Goal of the exercise | Each line of the listing below that includes "following" should be reported.

Data for this task |
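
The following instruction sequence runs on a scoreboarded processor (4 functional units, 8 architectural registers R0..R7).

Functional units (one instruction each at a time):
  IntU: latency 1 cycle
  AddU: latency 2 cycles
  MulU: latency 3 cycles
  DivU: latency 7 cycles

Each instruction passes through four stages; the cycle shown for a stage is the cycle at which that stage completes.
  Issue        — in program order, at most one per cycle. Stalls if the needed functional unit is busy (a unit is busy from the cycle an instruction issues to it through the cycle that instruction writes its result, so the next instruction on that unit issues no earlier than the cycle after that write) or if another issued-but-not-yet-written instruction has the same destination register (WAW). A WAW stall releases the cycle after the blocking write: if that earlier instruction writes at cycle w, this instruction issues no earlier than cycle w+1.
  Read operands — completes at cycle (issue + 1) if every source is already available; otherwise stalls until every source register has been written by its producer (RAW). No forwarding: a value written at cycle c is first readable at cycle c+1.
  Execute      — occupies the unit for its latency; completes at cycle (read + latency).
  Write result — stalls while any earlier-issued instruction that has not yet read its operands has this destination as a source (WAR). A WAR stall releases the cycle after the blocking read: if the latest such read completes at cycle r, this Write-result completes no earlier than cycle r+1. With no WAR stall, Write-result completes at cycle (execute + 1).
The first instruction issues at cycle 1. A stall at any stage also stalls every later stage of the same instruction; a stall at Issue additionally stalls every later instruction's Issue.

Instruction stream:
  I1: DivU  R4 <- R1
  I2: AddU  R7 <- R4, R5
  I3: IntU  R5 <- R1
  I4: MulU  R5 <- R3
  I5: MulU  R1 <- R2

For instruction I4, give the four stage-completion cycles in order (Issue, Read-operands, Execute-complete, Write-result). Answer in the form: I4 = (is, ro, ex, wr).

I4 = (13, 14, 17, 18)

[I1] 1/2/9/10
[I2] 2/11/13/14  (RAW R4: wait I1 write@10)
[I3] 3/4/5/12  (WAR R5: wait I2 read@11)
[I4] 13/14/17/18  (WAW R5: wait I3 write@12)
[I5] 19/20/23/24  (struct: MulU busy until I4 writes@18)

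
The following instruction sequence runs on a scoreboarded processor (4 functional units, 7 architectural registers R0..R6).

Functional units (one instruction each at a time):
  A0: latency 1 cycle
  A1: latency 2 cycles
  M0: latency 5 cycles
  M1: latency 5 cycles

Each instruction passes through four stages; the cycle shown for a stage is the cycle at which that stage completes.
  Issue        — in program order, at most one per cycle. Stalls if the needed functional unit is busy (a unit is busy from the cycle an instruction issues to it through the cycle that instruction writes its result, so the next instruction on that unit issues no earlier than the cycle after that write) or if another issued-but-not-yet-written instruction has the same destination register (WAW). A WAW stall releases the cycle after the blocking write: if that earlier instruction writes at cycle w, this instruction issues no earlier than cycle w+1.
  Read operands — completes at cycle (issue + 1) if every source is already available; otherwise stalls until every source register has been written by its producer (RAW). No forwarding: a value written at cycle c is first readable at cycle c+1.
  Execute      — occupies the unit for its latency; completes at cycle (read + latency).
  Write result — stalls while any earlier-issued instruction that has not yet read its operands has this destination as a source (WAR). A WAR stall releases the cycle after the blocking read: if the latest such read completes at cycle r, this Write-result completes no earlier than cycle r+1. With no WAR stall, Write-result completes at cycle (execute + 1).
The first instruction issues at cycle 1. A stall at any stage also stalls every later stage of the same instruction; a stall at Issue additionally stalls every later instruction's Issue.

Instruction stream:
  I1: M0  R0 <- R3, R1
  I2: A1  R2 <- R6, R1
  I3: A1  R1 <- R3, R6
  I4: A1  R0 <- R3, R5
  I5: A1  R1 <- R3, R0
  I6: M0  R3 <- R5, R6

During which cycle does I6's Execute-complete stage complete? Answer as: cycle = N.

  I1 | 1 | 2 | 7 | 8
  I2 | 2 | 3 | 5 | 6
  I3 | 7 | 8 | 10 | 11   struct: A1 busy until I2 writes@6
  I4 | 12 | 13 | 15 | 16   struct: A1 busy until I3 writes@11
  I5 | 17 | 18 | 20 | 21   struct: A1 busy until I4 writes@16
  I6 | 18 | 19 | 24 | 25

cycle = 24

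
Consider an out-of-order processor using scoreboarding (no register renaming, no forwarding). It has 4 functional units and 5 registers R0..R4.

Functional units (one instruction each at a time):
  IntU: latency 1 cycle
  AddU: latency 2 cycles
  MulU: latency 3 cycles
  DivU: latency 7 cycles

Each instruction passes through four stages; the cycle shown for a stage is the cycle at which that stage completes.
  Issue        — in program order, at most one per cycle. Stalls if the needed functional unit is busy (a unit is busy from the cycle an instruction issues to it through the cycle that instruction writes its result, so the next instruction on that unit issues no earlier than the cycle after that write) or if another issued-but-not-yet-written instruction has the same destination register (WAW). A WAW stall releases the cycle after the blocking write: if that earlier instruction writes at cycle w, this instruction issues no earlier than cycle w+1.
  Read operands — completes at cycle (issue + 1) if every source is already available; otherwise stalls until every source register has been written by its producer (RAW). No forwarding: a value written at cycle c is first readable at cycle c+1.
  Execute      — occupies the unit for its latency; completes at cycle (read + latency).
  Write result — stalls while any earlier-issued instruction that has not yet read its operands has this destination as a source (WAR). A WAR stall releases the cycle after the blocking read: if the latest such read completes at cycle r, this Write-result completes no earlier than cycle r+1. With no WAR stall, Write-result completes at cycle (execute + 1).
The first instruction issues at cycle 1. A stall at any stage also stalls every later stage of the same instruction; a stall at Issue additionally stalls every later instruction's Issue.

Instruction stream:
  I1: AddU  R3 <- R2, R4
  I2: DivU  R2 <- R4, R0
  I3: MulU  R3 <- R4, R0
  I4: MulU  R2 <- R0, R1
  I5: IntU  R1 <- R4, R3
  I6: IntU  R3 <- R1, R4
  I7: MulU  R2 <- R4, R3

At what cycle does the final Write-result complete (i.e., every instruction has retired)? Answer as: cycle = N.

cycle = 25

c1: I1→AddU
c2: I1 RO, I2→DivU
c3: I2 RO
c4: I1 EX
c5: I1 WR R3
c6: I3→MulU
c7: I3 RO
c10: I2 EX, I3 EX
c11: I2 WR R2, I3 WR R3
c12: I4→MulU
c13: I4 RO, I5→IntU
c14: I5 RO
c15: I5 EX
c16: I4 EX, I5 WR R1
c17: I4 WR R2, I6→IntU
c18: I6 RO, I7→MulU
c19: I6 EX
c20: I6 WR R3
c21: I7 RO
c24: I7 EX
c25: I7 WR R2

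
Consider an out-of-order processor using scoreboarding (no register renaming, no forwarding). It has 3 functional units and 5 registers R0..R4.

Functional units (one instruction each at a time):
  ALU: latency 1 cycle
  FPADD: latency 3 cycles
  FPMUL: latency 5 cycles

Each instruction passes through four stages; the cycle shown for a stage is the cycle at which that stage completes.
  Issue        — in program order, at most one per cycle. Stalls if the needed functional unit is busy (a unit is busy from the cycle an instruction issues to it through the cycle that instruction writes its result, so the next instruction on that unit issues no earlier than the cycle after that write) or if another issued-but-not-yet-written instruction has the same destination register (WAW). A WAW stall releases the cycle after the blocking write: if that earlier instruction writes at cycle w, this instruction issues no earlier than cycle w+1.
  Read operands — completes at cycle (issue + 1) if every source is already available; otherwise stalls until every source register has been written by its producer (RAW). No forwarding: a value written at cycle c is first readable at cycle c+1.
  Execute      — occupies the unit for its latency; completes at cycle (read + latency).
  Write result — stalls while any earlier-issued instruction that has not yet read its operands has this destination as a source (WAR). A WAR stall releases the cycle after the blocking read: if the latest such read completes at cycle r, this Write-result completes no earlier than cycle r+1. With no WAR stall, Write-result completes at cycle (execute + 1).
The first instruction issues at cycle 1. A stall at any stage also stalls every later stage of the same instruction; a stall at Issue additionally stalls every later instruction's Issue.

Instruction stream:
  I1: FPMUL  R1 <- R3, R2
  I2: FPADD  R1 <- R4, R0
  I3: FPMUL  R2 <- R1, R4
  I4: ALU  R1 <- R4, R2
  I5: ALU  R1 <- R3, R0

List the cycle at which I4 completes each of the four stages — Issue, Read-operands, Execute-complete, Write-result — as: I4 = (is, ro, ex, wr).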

...

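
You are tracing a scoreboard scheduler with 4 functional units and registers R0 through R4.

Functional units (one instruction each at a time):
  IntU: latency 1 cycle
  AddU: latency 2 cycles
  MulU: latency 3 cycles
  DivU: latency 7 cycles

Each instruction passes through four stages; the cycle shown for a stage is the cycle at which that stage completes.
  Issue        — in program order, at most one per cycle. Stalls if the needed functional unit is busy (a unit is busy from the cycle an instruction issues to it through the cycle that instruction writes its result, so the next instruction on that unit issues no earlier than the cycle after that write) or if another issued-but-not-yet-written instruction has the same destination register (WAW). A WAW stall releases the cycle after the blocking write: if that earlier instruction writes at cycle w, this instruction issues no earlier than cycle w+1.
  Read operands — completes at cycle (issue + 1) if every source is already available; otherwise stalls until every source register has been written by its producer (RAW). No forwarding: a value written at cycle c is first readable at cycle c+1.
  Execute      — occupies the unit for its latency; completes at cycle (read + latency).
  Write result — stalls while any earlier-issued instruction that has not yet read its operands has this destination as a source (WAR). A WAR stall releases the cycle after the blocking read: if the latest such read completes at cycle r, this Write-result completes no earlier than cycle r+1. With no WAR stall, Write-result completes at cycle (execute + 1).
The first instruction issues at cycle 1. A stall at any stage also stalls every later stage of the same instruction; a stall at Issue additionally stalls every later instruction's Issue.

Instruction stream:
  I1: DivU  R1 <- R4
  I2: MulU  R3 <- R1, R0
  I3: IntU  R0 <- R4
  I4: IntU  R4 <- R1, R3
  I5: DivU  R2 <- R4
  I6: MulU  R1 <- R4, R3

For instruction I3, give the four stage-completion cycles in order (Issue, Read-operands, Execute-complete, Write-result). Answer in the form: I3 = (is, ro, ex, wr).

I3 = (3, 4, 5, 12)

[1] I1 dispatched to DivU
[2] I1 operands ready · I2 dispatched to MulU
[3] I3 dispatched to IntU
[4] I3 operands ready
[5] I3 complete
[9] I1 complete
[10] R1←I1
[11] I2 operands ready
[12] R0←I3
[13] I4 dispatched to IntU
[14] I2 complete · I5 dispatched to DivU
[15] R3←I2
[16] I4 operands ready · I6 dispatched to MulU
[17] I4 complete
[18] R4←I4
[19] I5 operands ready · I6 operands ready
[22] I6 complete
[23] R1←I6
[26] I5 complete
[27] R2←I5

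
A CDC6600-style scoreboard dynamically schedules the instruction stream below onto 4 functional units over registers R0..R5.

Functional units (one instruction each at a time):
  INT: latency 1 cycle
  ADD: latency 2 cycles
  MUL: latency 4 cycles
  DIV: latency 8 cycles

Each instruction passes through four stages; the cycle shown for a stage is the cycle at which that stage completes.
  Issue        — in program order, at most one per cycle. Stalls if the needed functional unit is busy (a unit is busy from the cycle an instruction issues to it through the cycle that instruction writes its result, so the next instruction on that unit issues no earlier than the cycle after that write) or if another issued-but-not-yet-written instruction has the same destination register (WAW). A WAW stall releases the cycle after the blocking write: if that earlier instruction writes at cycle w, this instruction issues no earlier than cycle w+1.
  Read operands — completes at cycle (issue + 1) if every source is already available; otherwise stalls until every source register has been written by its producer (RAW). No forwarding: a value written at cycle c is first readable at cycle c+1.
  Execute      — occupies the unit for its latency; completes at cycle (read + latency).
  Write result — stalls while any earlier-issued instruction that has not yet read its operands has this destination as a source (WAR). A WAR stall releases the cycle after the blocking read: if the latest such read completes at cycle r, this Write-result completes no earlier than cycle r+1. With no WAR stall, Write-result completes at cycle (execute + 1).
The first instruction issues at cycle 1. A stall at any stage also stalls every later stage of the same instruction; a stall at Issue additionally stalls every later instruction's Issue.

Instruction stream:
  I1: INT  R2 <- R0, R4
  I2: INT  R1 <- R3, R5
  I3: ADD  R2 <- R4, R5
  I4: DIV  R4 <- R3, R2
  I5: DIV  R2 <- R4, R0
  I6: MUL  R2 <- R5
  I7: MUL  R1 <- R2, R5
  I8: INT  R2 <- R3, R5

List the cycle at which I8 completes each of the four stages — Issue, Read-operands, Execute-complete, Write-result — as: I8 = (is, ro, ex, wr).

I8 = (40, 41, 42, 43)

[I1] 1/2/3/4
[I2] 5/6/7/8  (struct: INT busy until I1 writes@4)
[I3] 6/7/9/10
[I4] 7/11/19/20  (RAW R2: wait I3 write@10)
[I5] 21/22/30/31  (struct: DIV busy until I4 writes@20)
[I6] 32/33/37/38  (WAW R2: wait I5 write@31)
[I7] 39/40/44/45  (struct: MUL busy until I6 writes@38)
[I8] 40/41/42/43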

==

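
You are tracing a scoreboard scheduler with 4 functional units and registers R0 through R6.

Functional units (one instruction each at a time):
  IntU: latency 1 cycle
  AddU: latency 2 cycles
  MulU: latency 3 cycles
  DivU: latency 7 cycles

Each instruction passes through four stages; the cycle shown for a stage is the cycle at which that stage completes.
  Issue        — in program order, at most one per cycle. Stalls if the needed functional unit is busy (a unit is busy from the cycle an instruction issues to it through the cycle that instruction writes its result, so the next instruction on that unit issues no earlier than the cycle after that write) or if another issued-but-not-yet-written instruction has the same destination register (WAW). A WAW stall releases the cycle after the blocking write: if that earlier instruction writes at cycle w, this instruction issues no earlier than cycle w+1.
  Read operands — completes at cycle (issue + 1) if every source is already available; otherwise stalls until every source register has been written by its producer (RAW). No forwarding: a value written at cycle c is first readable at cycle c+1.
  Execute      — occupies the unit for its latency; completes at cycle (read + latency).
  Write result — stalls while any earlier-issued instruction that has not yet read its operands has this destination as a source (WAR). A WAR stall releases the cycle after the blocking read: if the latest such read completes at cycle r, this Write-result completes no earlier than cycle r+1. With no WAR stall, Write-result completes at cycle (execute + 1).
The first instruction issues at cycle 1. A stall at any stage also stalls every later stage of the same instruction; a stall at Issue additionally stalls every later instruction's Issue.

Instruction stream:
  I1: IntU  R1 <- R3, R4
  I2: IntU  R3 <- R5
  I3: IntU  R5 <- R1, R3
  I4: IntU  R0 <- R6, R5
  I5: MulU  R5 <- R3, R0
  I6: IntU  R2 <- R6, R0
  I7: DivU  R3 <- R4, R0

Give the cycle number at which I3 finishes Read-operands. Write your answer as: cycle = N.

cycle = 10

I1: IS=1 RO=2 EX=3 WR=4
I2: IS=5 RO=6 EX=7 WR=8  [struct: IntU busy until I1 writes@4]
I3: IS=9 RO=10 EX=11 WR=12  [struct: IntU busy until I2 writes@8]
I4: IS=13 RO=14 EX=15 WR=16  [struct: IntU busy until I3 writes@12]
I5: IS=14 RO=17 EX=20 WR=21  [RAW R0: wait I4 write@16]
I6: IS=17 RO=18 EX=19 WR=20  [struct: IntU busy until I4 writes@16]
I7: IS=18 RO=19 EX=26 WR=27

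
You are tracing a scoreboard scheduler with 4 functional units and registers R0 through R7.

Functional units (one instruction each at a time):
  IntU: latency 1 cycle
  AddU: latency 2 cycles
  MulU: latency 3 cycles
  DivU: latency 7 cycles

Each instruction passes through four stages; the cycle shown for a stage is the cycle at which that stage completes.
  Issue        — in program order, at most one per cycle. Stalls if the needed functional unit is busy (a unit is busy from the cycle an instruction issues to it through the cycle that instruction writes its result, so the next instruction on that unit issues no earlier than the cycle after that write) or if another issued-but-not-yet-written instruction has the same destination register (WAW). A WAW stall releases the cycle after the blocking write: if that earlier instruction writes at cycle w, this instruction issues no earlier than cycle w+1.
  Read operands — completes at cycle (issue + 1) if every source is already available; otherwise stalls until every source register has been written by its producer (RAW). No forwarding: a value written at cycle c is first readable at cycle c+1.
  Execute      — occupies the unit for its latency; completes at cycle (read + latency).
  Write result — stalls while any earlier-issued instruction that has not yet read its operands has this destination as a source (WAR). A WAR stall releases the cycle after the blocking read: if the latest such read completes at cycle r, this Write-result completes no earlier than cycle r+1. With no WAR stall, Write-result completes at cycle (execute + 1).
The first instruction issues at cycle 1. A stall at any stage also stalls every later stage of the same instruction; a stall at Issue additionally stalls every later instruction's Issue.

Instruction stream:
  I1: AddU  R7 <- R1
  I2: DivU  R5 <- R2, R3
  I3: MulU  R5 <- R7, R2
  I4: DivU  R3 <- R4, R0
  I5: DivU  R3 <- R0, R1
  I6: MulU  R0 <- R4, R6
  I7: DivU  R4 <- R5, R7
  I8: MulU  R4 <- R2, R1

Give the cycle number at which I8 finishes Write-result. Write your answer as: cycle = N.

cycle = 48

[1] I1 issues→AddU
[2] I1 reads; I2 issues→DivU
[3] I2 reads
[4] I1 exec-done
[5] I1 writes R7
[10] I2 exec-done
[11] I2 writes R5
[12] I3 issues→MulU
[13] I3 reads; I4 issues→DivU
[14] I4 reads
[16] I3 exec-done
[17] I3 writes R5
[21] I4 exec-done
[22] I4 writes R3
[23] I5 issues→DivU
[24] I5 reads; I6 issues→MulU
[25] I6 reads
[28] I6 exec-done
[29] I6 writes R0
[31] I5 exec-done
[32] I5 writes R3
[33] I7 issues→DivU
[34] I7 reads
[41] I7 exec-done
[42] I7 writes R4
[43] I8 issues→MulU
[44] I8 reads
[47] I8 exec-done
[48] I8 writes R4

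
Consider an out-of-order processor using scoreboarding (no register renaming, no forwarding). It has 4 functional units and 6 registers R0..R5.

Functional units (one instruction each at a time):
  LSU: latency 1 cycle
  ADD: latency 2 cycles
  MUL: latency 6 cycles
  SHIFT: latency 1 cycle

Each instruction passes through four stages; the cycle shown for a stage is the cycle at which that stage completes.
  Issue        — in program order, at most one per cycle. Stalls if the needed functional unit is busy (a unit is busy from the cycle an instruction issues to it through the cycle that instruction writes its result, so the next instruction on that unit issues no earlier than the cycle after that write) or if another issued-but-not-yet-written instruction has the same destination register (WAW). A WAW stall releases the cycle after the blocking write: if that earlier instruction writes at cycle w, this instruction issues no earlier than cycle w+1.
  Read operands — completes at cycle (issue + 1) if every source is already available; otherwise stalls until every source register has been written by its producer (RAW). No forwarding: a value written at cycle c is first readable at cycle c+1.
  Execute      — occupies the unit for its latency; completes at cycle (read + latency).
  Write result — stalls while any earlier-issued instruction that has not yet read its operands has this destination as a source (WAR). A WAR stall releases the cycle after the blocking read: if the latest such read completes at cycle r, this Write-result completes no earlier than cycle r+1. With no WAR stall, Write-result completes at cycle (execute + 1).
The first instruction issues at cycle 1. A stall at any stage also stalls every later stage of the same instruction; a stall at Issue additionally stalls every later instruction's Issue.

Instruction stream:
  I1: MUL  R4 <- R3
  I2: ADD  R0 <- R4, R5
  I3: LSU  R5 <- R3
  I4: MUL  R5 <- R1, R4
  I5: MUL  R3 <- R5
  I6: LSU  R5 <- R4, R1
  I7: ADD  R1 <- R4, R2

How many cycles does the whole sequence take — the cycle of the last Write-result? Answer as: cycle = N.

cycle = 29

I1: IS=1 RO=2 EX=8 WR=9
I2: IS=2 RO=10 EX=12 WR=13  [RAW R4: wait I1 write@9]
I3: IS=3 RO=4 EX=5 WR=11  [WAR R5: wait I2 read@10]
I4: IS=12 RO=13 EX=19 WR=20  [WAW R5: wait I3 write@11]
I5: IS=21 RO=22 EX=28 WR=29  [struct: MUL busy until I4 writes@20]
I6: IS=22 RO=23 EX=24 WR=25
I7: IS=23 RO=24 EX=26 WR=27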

Output of the task |
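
The following instruction sequence runs on a scoreboarded processor (4 functional units, 8 architectural registers R0..R7).
The following instruction sequence runs on a scoreboarded processor (4 functional units, 7 architectural registers R0..R6).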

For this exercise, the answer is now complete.